• Exercise goal
Nothing but the lines from the one that contains "A 10.5 kg trolley" through the end of the listing should appear, set down exactly.

• Material for this task
++++++++++++++++++++

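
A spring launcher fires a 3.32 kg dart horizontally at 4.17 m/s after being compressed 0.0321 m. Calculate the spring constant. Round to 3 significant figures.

½kx² = ½mv²
k = mv²/x² = (3.32)(4.17)²/(0.0321)² = 56027 N/m

k = 56000 N/m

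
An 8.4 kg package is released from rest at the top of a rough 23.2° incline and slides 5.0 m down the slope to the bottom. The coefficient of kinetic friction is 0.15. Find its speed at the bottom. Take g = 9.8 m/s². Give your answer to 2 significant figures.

v = 5.0 m/s

Taking the bottom as reference, mgh = ½mv² + μ_k N L with h = L sinθ, N = mg cosθ:
mgh = mgL sinθ = (8.4)(9.8)(5.0)sin23.2° = 162.15 J
W_f = μ_k mg cosθ · L = (0.15)(8.4)(9.8)cos23.2°·5.0 = 56.75 J
½mv² = 162.15 − 56.75 = 105.40 J
v = √(2 × 105.40/8.4) = 5.009 m/s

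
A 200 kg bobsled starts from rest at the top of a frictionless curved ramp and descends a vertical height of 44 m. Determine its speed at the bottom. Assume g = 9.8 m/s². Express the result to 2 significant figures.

Energy conservation between the two points: mgh = ½mv²
v = √(2gh) = √(2 × 9.8 × 44) = √862.40 = 29.37 m/s

v = 29 m/s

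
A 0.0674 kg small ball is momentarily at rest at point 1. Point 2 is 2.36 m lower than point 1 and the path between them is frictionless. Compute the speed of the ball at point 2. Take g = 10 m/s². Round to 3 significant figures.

v = 6.87 m/s

Energy conservation between the two points: mgh = ½mv²
v = √(2gh) = √(2 × 10 × 2.36) = √47.200 = 6.870 m/s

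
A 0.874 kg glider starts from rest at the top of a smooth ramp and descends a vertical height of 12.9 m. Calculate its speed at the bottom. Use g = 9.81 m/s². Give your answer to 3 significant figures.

v = 15.9 m/s

Energy conservation between the two points: mgh = ½mv²
v = √(2gh) = √(2 × 9.81 × 12.9) = √253.10 = 15.91 m/s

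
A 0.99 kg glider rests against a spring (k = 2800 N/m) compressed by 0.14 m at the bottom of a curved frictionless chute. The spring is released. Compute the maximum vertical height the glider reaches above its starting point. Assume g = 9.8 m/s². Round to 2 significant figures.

h = 2.8 m

At maximum height the glider is at rest, so ½kx² = mgh
h = kx²/(2mg) = (2800)(0.14)²/(2 × 0.99 × 9.8) = 2.828 m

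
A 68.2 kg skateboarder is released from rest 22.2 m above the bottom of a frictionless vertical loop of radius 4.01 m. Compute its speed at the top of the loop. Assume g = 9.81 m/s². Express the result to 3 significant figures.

Energy conservation: mgh = ½mv_top² + mg(2r)
v_top² = 2g(h − 2r) = 2(9.81)(22.2 − 8.020) = 278.2
v_top = 16.68 m/s

v = 16.7 m/s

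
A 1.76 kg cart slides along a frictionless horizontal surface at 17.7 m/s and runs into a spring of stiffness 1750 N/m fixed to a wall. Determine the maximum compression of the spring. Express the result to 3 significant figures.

Conservation of energy between contact and max compression: ½mv² = ½kx²
x = v√(m/k) = 17.7 × √(1.76/1750) = 0.5613 m

x = 0.561 m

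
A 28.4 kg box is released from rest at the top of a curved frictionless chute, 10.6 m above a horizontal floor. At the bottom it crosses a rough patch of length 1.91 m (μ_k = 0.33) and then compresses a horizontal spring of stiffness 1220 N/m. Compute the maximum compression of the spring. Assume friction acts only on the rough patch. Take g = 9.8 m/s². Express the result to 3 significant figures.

Initial energy: E₁ = mgh = (28.4)(9.8)(10.6) = 2950.2 J
Friction removes W_f = μ_k mg d = (0.33)(28.4)(9.8)(1.91) = 175.4 J
Energy reaching the spring: E = 2950.2 − 175.4 = 2774.8 J
At max compression ½kx² = E ⇒ x = √(2E/k) = √(2 × 2774.8/1220) = 2.133 m

x = 2.13 m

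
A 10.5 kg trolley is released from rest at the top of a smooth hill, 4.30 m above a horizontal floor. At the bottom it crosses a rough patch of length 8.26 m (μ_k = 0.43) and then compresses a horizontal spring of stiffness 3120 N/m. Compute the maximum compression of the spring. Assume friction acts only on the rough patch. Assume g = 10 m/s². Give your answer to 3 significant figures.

Initial energy: E₁ = mgh = (10.5)(10)(4.30) = 451.50 J
Friction removes W_f = μ_k mg d = (0.43)(10.5)(10)(8.26) = 372.9 J
Energy reaching the spring: E = 451.50 − 372.9 = 78.561 J
At max compression ½kx² = E ⇒ x = √(2E/k) = √(2 × 78.561/3120) = 0.2244 m

x = 0.224 m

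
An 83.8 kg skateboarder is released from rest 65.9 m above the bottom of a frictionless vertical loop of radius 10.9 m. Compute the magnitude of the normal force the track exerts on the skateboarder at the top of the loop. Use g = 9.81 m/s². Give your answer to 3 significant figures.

Energy from release to top (height 2r): mgh = ½mv_top² + mg(2r)
v_top² = 2g(h − 2r) = 2(9.81)(65.9 − 21.80) = 865.24 m²/s²
At the top, both N and weight point toward the centre: N + mg = mv_top²/r
N = m(v_top²/r − g) = 83.8(865.24/10.9 − 9.81) = 5830 N

N = 5830 N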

++++++++++++++++++++

• Task solution
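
A 10.5 kg trolley is released from rest at the top of a smooth hill, 4.30 m above a horizontal floor. At the bottom it crosses a rough patch of length 8.26 m (μ_k = 0.43) and then compresses a horizontal spring of stiffness 3120 N/m. Compute the maximum compression of the spring. Assume friction acts only on the rough patch. Assume g = 10 m/s². Give your answer to 3 significant figures.

Initial energy: E₁ = mgh = (10.5)(10)(4.30) = 451.50 J
Friction removes W_f = μ_k mg d = (0.43)(10.5)(10)(8.26) = 372.9 J
Energy reaching the spring: E = 451.50 − 372.9 = 78.561 J
At max compression ½kx² = E ⇒ x = √(2E/k) = √(2 × 78.561/3120) = 0.2244 m

x = 0.224 m

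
An 83.8 kg skateboarder is released from rest 65.9 m above the bottom of a frictionless vertical loop of radius 10.9 m. Compute the magnitude of the normal force the track exerts on the skateboarder at the top of the loop. Use g = 9.81 m/s². Give your answer to 3 significant figures.

Energy from release to top (height 2r): mgh = ½mv_top² + mg(2r)
v_top² = 2g(h − 2r) = 2(9.81)(65.9 − 21.80) = 865.24 m²/s²
At the top, both N and weight point toward the centre: N + mg = mv_top²/r
N = m(v_top²/r − g) = 83.8(865.24/10.9 − 9.81) = 5830 N

N = 5830 N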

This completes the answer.